Saved entries:
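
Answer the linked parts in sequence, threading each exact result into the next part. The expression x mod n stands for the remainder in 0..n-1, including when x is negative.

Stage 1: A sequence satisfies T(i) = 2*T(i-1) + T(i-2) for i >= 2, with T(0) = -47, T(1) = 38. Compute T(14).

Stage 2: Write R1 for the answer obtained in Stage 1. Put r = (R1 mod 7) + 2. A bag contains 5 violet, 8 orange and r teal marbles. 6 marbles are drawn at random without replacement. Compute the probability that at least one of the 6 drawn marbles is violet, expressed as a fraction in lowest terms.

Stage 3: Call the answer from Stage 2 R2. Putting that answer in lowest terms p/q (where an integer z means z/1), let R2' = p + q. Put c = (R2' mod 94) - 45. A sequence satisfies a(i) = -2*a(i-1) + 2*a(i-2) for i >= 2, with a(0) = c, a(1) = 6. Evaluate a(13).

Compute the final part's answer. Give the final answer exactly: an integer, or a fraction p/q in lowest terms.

Stage 1: T(2) = 2*(38) + 1*(-47) = 29; iterating: T(2)=29, T(3)=96, T(4)=221, T(5)=538, T(6)=1297, T(7)=3132, T(8)=7561, T(9)=18254, T(10)=44069, T(11)=106392, T(12)=256853, T(13)=620098, T(14)=1497049; answer 1497049
Stage 2: R1 = 1497049; r = 3; total draws C(16,6) = 8008; complement C(11,6) = 462; favorable 8008 - 462 = 7546; P = 49/52; answer 49/52
Stage 3: R2 = 49/52; threaded value p + q = 101; c = -38; a(2) = -2*(6) + 2*(-38) = -88; iterating: a(2)=-88, a(3)=188, a(4)=-552, a(5)=1480, a(6)=-4064, a(7)=11088, a(8)=-30304, a(9)=82784, a(10)=-226176, a(11)=617920, a(12)=-1688192, a(13)=4612224; answer 4612224

4612224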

### WORK INSTRUCTION
Copy each entry exactly, leaving every line as it is.

### RESPONSE
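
Answer the linked parts in sequence, threading each exact result into the next part. The expression x mod n stands for the remainder in 0..n-1, including when x is negative.

Stage 1: A sequence satisfies T(i) = 2*T(i-1) + T(i-2) for i >= 2, with T(0) = -47, T(1) = 38. Compute T(14).

Stage 2: Write R1 for the answer obtained in Stage 1. Put r = (R1 mod 7) + 2. A bag contains 5 violet, 8 orange and r teal marbles. 6 marbles are drawn at random without replacement. Compute the probability that at least one of the 6 drawn marbles is violet, expressed as a fraction in lowest terms.

Stage 3: Call the answer from Stage 2 R2. Putting that answer in lowest terms p/q (where an integer z means z/1), let R2' = p + q. Put c = (R2' mod 94) - 45. A sequence satisfies a(i) = -2*a(i-1) + 2*a(i-2) for i >= 2, with a(0) = c, a(1) = 6. Evaluate a(13).

Compute the final part's answer. Give the final answer exactly: an integer, or a fraction p/q in lowest terms.

Stage 1: T(2) = 2*(38) + 1*(-47) = 29; iterating: T(2)=29, T(3)=96, T(4)=221, T(5)=538, T(6)=1297, T(7)=3132, T(8)=7561, T(9)=18254, T(10)=44069, T(11)=106392, T(12)=256853, T(13)=620098, T(14)=1497049; answer 1497049
Stage 2: R1 = 1497049; r = 3; total draws C(16,6) = 8008; complement C(11,6) = 462; favorable 8008 - 462 = 7546; P = 49/52; answer 49/52
Stage 3: R2 = 49/52; threaded value p + q = 101; c = -38; a(2) = -2*(6) + 2*(-38) = -88; iterating: a(2)=-88, a(3)=188, a(4)=-552, a(5)=1480, a(6)=-4064, a(7)=11088, a(8)=-30304, a(9)=82784, a(10)=-226176, a(11)=617920, a(12)=-1688192, a(13)=4612224; answer 4612224

4612224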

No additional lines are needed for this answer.